_WHAT NEEDS TO BE DONE:_ Give back every record exactly as written.

(Stored records)
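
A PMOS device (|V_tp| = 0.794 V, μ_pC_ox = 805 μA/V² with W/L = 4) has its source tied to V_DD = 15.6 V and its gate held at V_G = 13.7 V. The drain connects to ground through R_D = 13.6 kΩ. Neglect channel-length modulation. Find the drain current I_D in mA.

I_D = 1.12 mA

V_SG = V_DD − V_G = 15.6 − 13.7 = 1.9 V, so V_ov = 1.9 − 0.794 = 1.11 V.
k_p = μ_pC_ox · (W/L) = 3.22 mA/V².
Assume saturation: I_D = ½ k_p V_ov² = 0.5 × 3.22 × 1.11² = 1.97 mA, giving V_SD = V_DD − I_D R_D = 15.6 − 1.97 × 13.6 = -11.2 V.
But -11.2 V < V_ov = 1.11 V, so the device is actually in triode.
In triode I_D = k_p[V_ov V_SD − ½ V_SD²] and I_D = (V_DD − V_SD)/R_D. Equating: 21.9 V_SD² − 49.43 V_SD + 15.6 = 0, giving V_SD = 0.379 V (the root below V_ov).
I_D = (15.6 − 0.379) / 13.6 = 1.12 mA.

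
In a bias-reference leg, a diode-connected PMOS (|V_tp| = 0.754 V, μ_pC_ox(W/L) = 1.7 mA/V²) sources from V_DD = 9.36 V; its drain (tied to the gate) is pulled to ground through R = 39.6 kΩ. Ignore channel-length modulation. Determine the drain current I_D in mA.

With gate tied to drain, V_SG = V_SD ≥ V_SG − |V_tp|, so the device is in saturation.
KCL at the drain: ½ k_p (V_SG − |V_tp|)² = (V_DD − V_SG)/R.
Let x = V_SG − 0.754. Then 33.7 x² + x − 8.606 = 0, giving x = 0.491 V (positive root), so V_SG = 1.25 V.
I_D = (V_DD − V_SG)/R = (9.36 − 1.25) / 39.6 = 0.205 mA.

I_D = 0.205 mA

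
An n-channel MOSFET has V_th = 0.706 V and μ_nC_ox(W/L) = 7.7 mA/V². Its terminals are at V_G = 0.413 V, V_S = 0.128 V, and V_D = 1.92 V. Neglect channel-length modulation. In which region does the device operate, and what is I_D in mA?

V_GS = V_G − V_S = 0.413 − 0.128 = 0.285 V; V_DS = V_D − V_S = 1.92 − 0.128 = 1.79 V.
V_GS = 0.285 V < V_th = 0.706 V, so the transistor is in cutoff.

Cutoff; I_D = 0 mA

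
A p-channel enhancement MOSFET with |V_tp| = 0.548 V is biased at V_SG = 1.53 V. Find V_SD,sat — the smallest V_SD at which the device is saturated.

The boundary between triode and saturation is V_SD = V_SG − |V_tp| = V_ov.
V_ov = 1.53 − 0.548 = 0.982 V.

V_SD,sat = 0.982 V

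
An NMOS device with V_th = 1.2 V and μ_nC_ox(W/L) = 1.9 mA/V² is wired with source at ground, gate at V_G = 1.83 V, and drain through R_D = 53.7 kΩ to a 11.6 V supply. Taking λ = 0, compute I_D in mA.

I_D = 0.212 mA

V_GS = V_G = 1.83 V, so V_ov = 1.83 − 1.2 = 0.63 V.
Assume saturation: I_D = ½ k_n V_ov² = 0.5 × 1.9 × 0.63² = 0.377 mA, giving V_DS = V_DD − I_D R_D = 11.6 − 0.377 × 53.7 = -8.65 V.
But -8.65 V < V_ov = 0.63 V, so the device is actually in triode.
In triode I_D = k_n[V_ov V_DS − ½ V_DS²] and I_D = (V_DD − V_DS)/R_D. Equating: 51 V_DS² − 65.28 V_DS + 11.6 = 0, giving V_DS = 0.213 V (the root below V_ov).
I_D = (11.6 − 0.213) / 53.7 = 0.212 mA.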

_FINAL ANSWER:_
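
A PMOS device (|V_tp| = 0.794 V, μ_pC_ox = 805 μA/V² with W/L = 4) has its source tied to V_DD = 15.6 V and its gate held at V_G = 13.7 V. The drain connects to ground through R_D = 13.6 kΩ. Neglect channel-length modulation. Find the drain current I_D in mA.

I_D = 1.12 mA

V_SG = V_DD − V_G = 15.6 − 13.7 = 1.9 V, so V_ov = 1.9 − 0.794 = 1.11 V.
k_p = μ_pC_ox · (W/L) = 3.22 mA/V².
Assume saturation: I_D = ½ k_p V_ov² = 0.5 × 3.22 × 1.11² = 1.97 mA, giving V_SD = V_DD − I_D R_D = 15.6 − 1.97 × 13.6 = -11.2 V.
But -11.2 V < V_ov = 1.11 V, so the device is actually in triode.
In triode I_D = k_p[V_ov V_SD − ½ V_SD²] and I_D = (V_DD − V_SD)/R_D. Equating: 21.9 V_SD² − 49.43 V_SD + 15.6 = 0, giving V_SD = 0.379 V (the root below V_ov).
I_D = (15.6 − 0.379) / 13.6 = 1.12 mA.

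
In a bias-reference leg, a diode-connected PMOS (|V_tp| = 0.754 V, μ_pC_ox(W/L) = 1.7 mA/V²) sources from V_DD = 9.36 V; its drain (tied to the gate) is pulled to ground through R = 39.6 kΩ. Ignore channel-length modulation. Determine the drain current I_D in mA.

With gate tied to drain, V_SG = V_SD ≥ V_SG − |V_tp|, so the device is in saturation.
KCL at the drain: ½ k_p (V_SG − |V_tp|)² = (V_DD − V_SG)/R.
Let x = V_SG − 0.754. Then 33.7 x² + x − 8.606 = 0, giving x = 0.491 V (positive root), so V_SG = 1.25 V.
I_D = (V_DD − V_SG)/R = (9.36 − 1.25) / 39.6 = 0.205 mA.

I_D = 0.205 mA

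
An n-channel MOSFET has V_th = 0.706 V and μ_nC_ox(W/L) = 7.7 mA/V². Its terminals are at V_G = 0.413 V, V_S = 0.128 V, and V_D = 1.92 V. Neglect channel-length modulation. In which region does the device operate, and what is I_D in mA?

V_GS = V_G − V_S = 0.413 − 0.128 = 0.285 V; V_DS = V_D − V_S = 1.92 − 0.128 = 1.79 V.
V_GS = 0.285 V < V_th = 0.706 V, so the transistor is in cutoff.

Cutoff; I_D = 0 mA

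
A p-channel enhancement MOSFET with |V_tp| = 0.548 V is biased at V_SG = 1.53 V. Find V_SD,sat — the smallest V_SD at which the device is saturated.

The boundary between triode and saturation is V_SD = V_SG − |V_tp| = V_ov.
V_ov = 1.53 − 0.548 = 0.982 V.

V_SD,sat = 0.982 V

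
An NMOS device with V_th = 1.2 V and μ_nC_ox(W/L) = 1.9 mA/V² is wired with source at ground, gate at V_G = 1.83 V, and drain through R_D = 53.7 kΩ to a 11.6 V supply. Taking λ = 0, compute I_D in mA.

I_D = 0.212 mA

V_GS = V_G = 1.83 V, so V_ov = 1.83 − 1.2 = 0.63 V.
Assume saturation: I_D = ½ k_n V_ov² = 0.5 × 1.9 × 0.63² = 0.377 mA, giving V_DS = V_DD − I_D R_D = 11.6 − 0.377 × 53.7 = -8.65 V.
But -8.65 V < V_ov = 0.63 V, so the device is actually in triode.
In triode I_D = k_n[V_ov V_DS − ½ V_DS²] and I_D = (V_DD − V_DS)/R_D. Equating: 51 V_DS² − 65.28 V_DS + 11.6 = 0, giving V_DS = 0.213 V (the root below V_ov).
I_D = (11.6 − 0.213) / 53.7 = 0.212 mA.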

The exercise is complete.